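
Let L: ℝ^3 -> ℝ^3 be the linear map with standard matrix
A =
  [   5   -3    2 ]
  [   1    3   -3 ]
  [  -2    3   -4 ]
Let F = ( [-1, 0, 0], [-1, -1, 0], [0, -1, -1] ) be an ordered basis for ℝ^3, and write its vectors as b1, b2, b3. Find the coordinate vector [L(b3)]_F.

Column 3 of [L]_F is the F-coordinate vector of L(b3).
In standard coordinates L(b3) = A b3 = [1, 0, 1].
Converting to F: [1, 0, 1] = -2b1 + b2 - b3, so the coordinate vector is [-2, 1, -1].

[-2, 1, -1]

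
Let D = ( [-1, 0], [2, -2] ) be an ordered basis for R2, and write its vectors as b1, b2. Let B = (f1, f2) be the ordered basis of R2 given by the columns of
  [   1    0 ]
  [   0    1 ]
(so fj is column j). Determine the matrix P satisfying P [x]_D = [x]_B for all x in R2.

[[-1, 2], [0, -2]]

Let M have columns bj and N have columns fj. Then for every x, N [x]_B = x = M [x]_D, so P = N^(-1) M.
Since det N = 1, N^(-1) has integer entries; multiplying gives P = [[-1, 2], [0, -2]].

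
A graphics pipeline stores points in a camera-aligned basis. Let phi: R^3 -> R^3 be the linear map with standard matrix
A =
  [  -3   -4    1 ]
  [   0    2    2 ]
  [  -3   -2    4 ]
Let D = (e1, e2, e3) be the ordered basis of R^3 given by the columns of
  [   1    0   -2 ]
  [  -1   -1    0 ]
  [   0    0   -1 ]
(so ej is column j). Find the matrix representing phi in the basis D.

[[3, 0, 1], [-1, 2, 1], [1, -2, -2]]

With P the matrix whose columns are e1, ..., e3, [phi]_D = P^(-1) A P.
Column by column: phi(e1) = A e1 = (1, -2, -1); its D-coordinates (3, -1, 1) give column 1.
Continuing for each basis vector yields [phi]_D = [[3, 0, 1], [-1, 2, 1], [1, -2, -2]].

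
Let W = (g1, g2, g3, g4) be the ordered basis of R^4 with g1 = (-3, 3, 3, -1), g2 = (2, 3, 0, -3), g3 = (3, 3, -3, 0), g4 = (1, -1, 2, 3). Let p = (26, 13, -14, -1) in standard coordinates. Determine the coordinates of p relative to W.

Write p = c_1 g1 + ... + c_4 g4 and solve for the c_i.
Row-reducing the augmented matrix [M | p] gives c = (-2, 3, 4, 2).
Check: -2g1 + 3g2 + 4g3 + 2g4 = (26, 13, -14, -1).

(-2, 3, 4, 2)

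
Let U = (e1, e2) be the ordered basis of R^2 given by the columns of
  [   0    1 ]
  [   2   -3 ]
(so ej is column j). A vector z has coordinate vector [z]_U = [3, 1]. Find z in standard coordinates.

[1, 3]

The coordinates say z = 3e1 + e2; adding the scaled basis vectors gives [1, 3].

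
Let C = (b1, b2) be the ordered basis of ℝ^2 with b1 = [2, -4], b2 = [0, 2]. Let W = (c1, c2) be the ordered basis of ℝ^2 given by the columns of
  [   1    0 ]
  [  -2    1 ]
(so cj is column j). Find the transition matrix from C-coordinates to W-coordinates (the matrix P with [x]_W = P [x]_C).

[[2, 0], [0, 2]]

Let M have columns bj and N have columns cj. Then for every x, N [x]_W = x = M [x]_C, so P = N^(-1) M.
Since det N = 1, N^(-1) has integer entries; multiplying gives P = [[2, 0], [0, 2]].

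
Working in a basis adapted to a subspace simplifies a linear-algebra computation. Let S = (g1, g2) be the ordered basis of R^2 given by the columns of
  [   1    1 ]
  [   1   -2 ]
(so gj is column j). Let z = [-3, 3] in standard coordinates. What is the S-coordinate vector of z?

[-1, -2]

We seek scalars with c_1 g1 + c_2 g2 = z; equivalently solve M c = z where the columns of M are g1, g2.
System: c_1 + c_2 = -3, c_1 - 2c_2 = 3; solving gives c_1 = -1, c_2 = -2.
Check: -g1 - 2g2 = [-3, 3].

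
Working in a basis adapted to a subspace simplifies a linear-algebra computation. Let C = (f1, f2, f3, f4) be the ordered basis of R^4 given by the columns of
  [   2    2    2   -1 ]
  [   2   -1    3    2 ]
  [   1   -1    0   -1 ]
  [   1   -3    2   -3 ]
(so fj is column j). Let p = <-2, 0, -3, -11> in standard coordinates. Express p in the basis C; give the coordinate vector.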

____________________

• [Assignment] The records shown above are to be retyped exactly, with none omitted.

• [Exercise solution]
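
Let L: ℝ^3 -> ℝ^3 be the linear map with standard matrix
A =
  [   5   -3    2 ]
  [   1    3   -3 ]
  [  -2    3   -4 ]
Let F = ( [-1, 0, 0], [-1, -1, 0], [0, -1, -1] ) be an ordered basis for ℝ^3, and write its vectors as b1, b2, b3. Find the coordinate vector [L(b3)]_F.

Column 3 of [L]_F is the F-coordinate vector of L(b3).
In standard coordinates L(b3) = A b3 = [1, 0, 1].
Converting to F: [1, 0, 1] = -2b1 + b2 - b3, so the coordinate vector is [-2, 1, -1].

[-2, 1, -1]

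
Let D = ( [-1, 0], [2, -2] ) be an ordered basis for R2, and write its vectors as b1, b2. Let B = (f1, f2) be the ordered basis of R2 given by the columns of
  [   1    0 ]
  [   0    1 ]
(so fj is column j). Determine the matrix P satisfying P [x]_D = [x]_B for all x in R2.

[[-1, 2], [0, -2]]

Let M have columns bj and N have columns fj. Then for every x, N [x]_B = x = M [x]_D, so P = N^(-1) M.
Since det N = 1, N^(-1) has integer entries; multiplying gives P = [[-1, 2], [0, -2]].

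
A graphics pipeline stores points in a camera-aligned basis. Let phi: R^3 -> R^3 be the linear map with standard matrix
A =
  [  -3   -4    1 ]
  [   0    2    2 ]
  [  -3   -2    4 ]
Let D = (e1, e2, e3) be the ordered basis of R^3 given by the columns of
  [   1    0   -2 ]
  [  -1   -1    0 ]
  [   0    0   -1 ]
(so ej is column j). Find the matrix representing phi in the basis D.

[[3, 0, 1], [-1, 2, 1], [1, -2, -2]]

With P the matrix whose columns are e1, ..., e3, [phi]_D = P^(-1) A P.
Column by column: phi(e1) = A e1 = (1, -2, -1); its D-coordinates (3, -1, 1) give column 1.
Continuing for each basis vector yields [phi]_D = [[3, 0, 1], [-1, 2, 1], [1, -2, -2]].

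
Let W = (g1, g2, g3, g4) be the ordered basis of R^4 with g1 = (-3, 3, 3, -1), g2 = (2, 3, 0, -3), g3 = (3, 3, -3, 0), g4 = (1, -1, 2, 3). Let p = (26, 13, -14, -1) in standard coordinates. Determine the coordinates of p relative to W.

Write p = c_1 g1 + ... + c_4 g4 and solve for the c_i.
Row-reducing the augmented matrix [M | p] gives c = (-2, 3, 4, 2).
Check: -2g1 + 3g2 + 4g3 + 2g4 = (26, 13, -14, -1).

(-2, 3, 4, 2)

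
Let U = (e1, e2) be the ordered basis of R^2 given by the columns of
  [   0    1 ]
  [   2   -3 ]
(so ej is column j). A vector z has coordinate vector [z]_U = [3, 1]. Find z in standard coordinates.

[1, 3]

The coordinates say z = 3e1 + e2; adding the scaled basis vectors gives [1, 3].

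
Let C = (b1, b2) be the ordered basis of ℝ^2 with b1 = [2, -4], b2 = [0, 2]. Let W = (c1, c2) be the ordered basis of ℝ^2 given by the columns of
  [   1    0 ]
  [  -2    1 ]
(so cj is column j). Find the transition matrix from C-coordinates to W-coordinates (the matrix P with [x]_W = P [x]_C).

[[2, 0], [0, 2]]

Let M have columns bj and N have columns cj. Then for every x, N [x]_W = x = M [x]_C, so P = N^(-1) M.
Since det N = 1, N^(-1) has integer entries; multiplying gives P = [[2, 0], [0, 2]].

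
Working in a basis adapted to a subspace simplifies a linear-algebra computation. Let S = (g1, g2) be the ordered basis of R^2 given by the columns of
  [   1    1 ]
  [   1   -2 ]
(so gj is column j). Let z = [-3, 3] in standard coordinates. What is the S-coordinate vector of z?

[-1, -2]

We seek scalars with c_1 g1 + c_2 g2 = z; equivalently solve M c = z where the columns of M are g1, g2.
System: c_1 + c_2 = -3, c_1 - 2c_2 = 3; solving gives c_1 = -1, c_2 = -2.
Check: -g1 - 2g2 = [-3, 3].

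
Working in a basis adapted to a subspace simplifies a linear-algebra computation. Let C = (f1, f2, f3, f4) be the ordered basis of R^4 given by the columns of
  [   2    2    2   -1 ]
  [   2   -1    3    2 ]
  [   1   -1    0   -1 ]
  [   1   -3    2   -3 ]
(so fj is column j). Let p = <-2, 0, -3, -11> in standard coordinates. Express p in the basis C; give the coordinate vector.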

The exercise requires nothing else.